(Saved entries)
---+---
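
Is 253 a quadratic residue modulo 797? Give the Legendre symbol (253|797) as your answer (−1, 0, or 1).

Reciprocity: 253 ≡ 1 and 797 ≡ 1 (mod 4), so (253/797) = +(797/253).
Reduce top mod 253: now compute (38/253).
Pull out 2: since 253 ≡ 5 (mod 8), (2/253) = -1.
Reciprocity: 19 ≡ 3 and 253 ≡ 1 (mod 4), so (19/253) = +(253/19).
Reduce top mod 19: now compute (6/19).
Pull out 2: since 19 ≡ 3 (mod 8), (2/19) = -1.
Reciprocity: 3 ≡ 3 and 19 ≡ 3 (mod 4), so (3/19) = −(19/3).
Reduce top mod 3: now compute (1/3).
Reached (1/3) = 1. Collecting the sign flips along the way, the symbol is -1.

-1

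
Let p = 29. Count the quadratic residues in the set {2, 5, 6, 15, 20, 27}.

(2/29) = -1 → non-residue.
(5/29) = +1 → QR.
(6/29) = +1 → QR.
(15/29) = -1 → non-residue.
(20/29) = +1 → QR.
(27/29) = -1 → non-residue.
Total quadratic residues among the 6: 3.

3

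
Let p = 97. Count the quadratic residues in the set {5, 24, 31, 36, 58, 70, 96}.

5

(5/97) = -1 → non-residue.
(24/97) = +1 → QR.
(31/97) = +1 → QR.
(36/97) = +1 → QR.
(58/97) = -1 → non-residue.
(70/97) = +1 → QR.
(96/97) = +1 → QR.
Total quadratic residues among the 7: 5.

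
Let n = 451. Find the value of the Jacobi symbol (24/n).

Pull out 2^3: since 451 ≡ 3 (mod 8), (2/451) = -1, so (2/451)^3 = -1.
Reciprocity: 3 ≡ 3 and 451 ≡ 3 (mod 4), so (3/451) = −(451/3).
Reduce top mod 3: now compute (1/3).
Reached (1/3) = 1. Collecting the sign flips along the way, the symbol is +1.

1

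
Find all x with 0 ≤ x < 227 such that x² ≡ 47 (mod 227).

71, 156

Since 227 ≡ 3 (mod 4), a square root of 47 is 47^((227+1)/4) = 47^57 mod 227.
Repeated squaring: 47^2≡166, 47^4≡89, 47^8≡203, 47^16≡122, 47^32≡129 (mod 227).
47^57 = 47^(32+16+8+1) ≡ 71 (mod 227).
Check: 71² = 5041 ≡ 47 (mod 227). The two roots are 71 and 156.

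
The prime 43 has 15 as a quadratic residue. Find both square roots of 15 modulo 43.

12, 31

Since 43 ≡ 3 (mod 4), a square root of 15 is 15^((43+1)/4) = 15^11 mod 43.
Repeated squaring: 15^2≡10, 15^4≡14, 15^8≡24 (mod 43).
15^11 = 15^(8+2+1) ≡ 31 (mod 43).
Check: 31² = 961 ≡ 15 (mod 43). The two roots are 12 and 31.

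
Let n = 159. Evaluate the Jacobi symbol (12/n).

0

Pull out 2^2: since 159 ≡ 7 (mod 8), (2/159) = +1, so (2/159)^2 = +1.
Reciprocity: 3 ≡ 3 and 159 ≡ 3 (mod 4), so (3/159) = −(159/3).
Reduce top mod 3: now compute (0/3).
Top reduces to 0: gcd > 1, so the symbol is 0.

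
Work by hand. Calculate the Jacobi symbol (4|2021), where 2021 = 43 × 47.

Pull out 2^2: since 2021 ≡ 5 (mod 8), (2/2021) = -1, so (2/2021)^2 = +1.
Reached (1/2021) = 1. Collecting the sign flips along the way, the symbol is +1.

1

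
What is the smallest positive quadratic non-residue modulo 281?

3

(2/281) = +1, so 2 is a residue.
(3/281) = −1, so 3 is the smallest positive non-residue mod 281.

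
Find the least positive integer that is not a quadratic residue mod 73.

5

(2/73) = +1, so 2 is a residue.
(3/73) = +1, so 3 is a residue.
(4/73) = +1, so 4 is a residue.
(5/73) = −1, so 5 is the smallest positive non-residue mod 73.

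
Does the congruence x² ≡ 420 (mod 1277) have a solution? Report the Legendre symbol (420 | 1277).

-1

Pull out 2^2: since 1277 ≡ 5 (mod 8), (2/1277) = -1, so (2/1277)^2 = +1.
Reciprocity: 105 ≡ 1 and 1277 ≡ 1 (mod 4), so (105/1277) = +(1277/105).
Reduce top mod 105: now compute (17/105).
Reciprocity: 17 ≡ 1 and 105 ≡ 1 (mod 4), so (17/105) = +(105/17).
Reduce top mod 17: now compute (3/17).
Reciprocity: 3 ≡ 3 and 17 ≡ 1 (mod 4), so (3/17) = +(17/3).
Reduce top mod 3: now compute (2/3).
Pull out 2: since 3 ≡ 3 (mod 8), (2/3) = -1.
Reached (1/3) = 1. Collecting the sign flips along the way, the symbol is -1.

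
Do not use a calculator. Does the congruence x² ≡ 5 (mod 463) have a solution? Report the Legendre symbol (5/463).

Euler's criterion: (5/463) ≡ 5^231 (mod 463).
5^2 ≡ 25 (mod 463)
5^4 ≡ 162 (mod 463)
5^8 ≡ 316 (mod 463)
5^16 ≡ 311 (mod 463)
5^32 ≡ 417 (mod 463)
5^64 ≡ 264 (mod 463)
5^128 ≡ 246 (mod 463)
5^231 = 5^(128+64+32+4+2+1) ≡ 462 (mod 463).
Result is 462 ≡ −1, so (5/463) = −1.

-1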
---+---
Nothing should be left out: repeat all of the data exactly.

Result of the task ->
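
Is 253 a quadratic residue modulo 797? Give the Legendre symbol (253|797) as your answer (−1, 0, or 1).

Reciprocity: 253 ≡ 1 and 797 ≡ 1 (mod 4), so (253/797) = +(797/253).
Reduce top mod 253: now compute (38/253).
Pull out 2: since 253 ≡ 5 (mod 8), (2/253) = -1.
Reciprocity: 19 ≡ 3 and 253 ≡ 1 (mod 4), so (19/253) = +(253/19).
Reduce top mod 19: now compute (6/19).
Pull out 2: since 19 ≡ 3 (mod 8), (2/19) = -1.
Reciprocity: 3 ≡ 3 and 19 ≡ 3 (mod 4), so (3/19) = −(19/3).
Reduce top mod 3: now compute (1/3).
Reached (1/3) = 1. Collecting the sign flips along the way, the symbol is -1.

-1

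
Let p = 29. Count the quadratic residues in the set {2, 5, 6, 15, 20, 27}.

(2/29) = -1 → non-residue.
(5/29) = +1 → QR.
(6/29) = +1 → QR.
(15/29) = -1 → non-residue.
(20/29) = +1 → QR.
(27/29) = -1 → non-residue.
Total quadratic residues among the 6: 3.

3

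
Let p = 97. Count the quadratic residues in the set {5, 24, 31, 36, 58, 70, 96}.

5

(5/97) = -1 → non-residue.
(24/97) = +1 → QR.
(31/97) = +1 → QR.
(36/97) = +1 → QR.
(58/97) = -1 → non-residue.
(70/97) = +1 → QR.
(96/97) = +1 → QR.
Total quadratic residues among the 7: 5.

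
Let n = 451. Find the value of the Jacobi symbol (24/n).

Pull out 2^3: since 451 ≡ 3 (mod 8), (2/451) = -1, so (2/451)^3 = -1.
Reciprocity: 3 ≡ 3 and 451 ≡ 3 (mod 4), so (3/451) = −(451/3).
Reduce top mod 3: now compute (1/3).
Reached (1/3) = 1. Collecting the sign flips along the way, the symbol is +1.

1

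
Find all x with 0 ≤ x < 227 such that x² ≡ 47 (mod 227).

71, 156

Since 227 ≡ 3 (mod 4), a square root of 47 is 47^((227+1)/4) = 47^57 mod 227.
Repeated squaring: 47^2≡166, 47^4≡89, 47^8≡203, 47^16≡122, 47^32≡129 (mod 227).
47^57 = 47^(32+16+8+1) ≡ 71 (mod 227).
Check: 71² = 5041 ≡ 47 (mod 227). The two roots are 71 and 156.

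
The prime 43 has 15 as a quadratic residue. Find both square roots of 15 modulo 43.

12, 31

Since 43 ≡ 3 (mod 4), a square root of 15 is 15^((43+1)/4) = 15^11 mod 43.
Repeated squaring: 15^2≡10, 15^4≡14, 15^8≡24 (mod 43).
15^11 = 15^(8+2+1) ≡ 31 (mod 43).
Check: 31² = 961 ≡ 15 (mod 43). The two roots are 12 and 31.

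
Let n = 159. Evaluate the Jacobi symbol (12/n).

0

Pull out 2^2: since 159 ≡ 7 (mod 8), (2/159) = +1, so (2/159)^2 = +1.
Reciprocity: 3 ≡ 3 and 159 ≡ 3 (mod 4), so (3/159) = −(159/3).
Reduce top mod 3: now compute (0/3).
Top reduces to 0: gcd > 1, so the symbol is 0.

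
Work by hand. Calculate the Jacobi symbol (4|2021), where 2021 = 43 × 47.

Pull out 2^2: since 2021 ≡ 5 (mod 8), (2/2021) = -1, so (2/2021)^2 = +1.
Reached (1/2021) = 1. Collecting the sign flips along the way, the symbol is +1.

1

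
What is the smallest positive quadratic non-residue modulo 281?

3

(2/281) = +1, so 2 is a residue.
(3/281) = −1, so 3 is the smallest positive non-residue mod 281.

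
Find the least positive integer that is not a quadratic residue mod 73.

5

(2/73) = +1, so 2 is a residue.
(3/73) = +1, so 3 is a residue.
(4/73) = +1, so 4 is a residue.
(5/73) = −1, so 5 is the smallest positive non-residue mod 73.

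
Does the congruence x² ≡ 420 (mod 1277) have a solution? Report the Legendre symbol (420 | 1277).

-1

Pull out 2^2: since 1277 ≡ 5 (mod 8), (2/1277) = -1, so (2/1277)^2 = +1.
Reciprocity: 105 ≡ 1 and 1277 ≡ 1 (mod 4), so (105/1277) = +(1277/105).
Reduce top mod 105: now compute (17/105).
Reciprocity: 17 ≡ 1 and 105 ≡ 1 (mod 4), so (17/105) = +(105/17).
Reduce top mod 17: now compute (3/17).
Reciprocity: 3 ≡ 3 and 17 ≡ 1 (mod 4), so (3/17) = +(17/3).
Reduce top mod 3: now compute (2/3).
Pull out 2: since 3 ≡ 3 (mod 8), (2/3) = -1.
Reached (1/3) = 1. Collecting the sign flips along the way, the symbol is -1.

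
Do not use a calculator. Does the congruence x² ≡ 5 (mod 463) have a solution? Report the Legendre symbol (5/463).

Euler's criterion: (5/463) ≡ 5^231 (mod 463).
5^2 ≡ 25 (mod 463)
5^4 ≡ 162 (mod 463)
5^8 ≡ 316 (mod 463)
5^16 ≡ 311 (mod 463)
5^32 ≡ 417 (mod 463)
5^64 ≡ 264 (mod 463)
5^128 ≡ 246 (mod 463)
5^231 = 5^(128+64+32+4+2+1) ≡ 462 (mod 463).
Result is 462 ≡ −1, so (5/463) = −1.

-1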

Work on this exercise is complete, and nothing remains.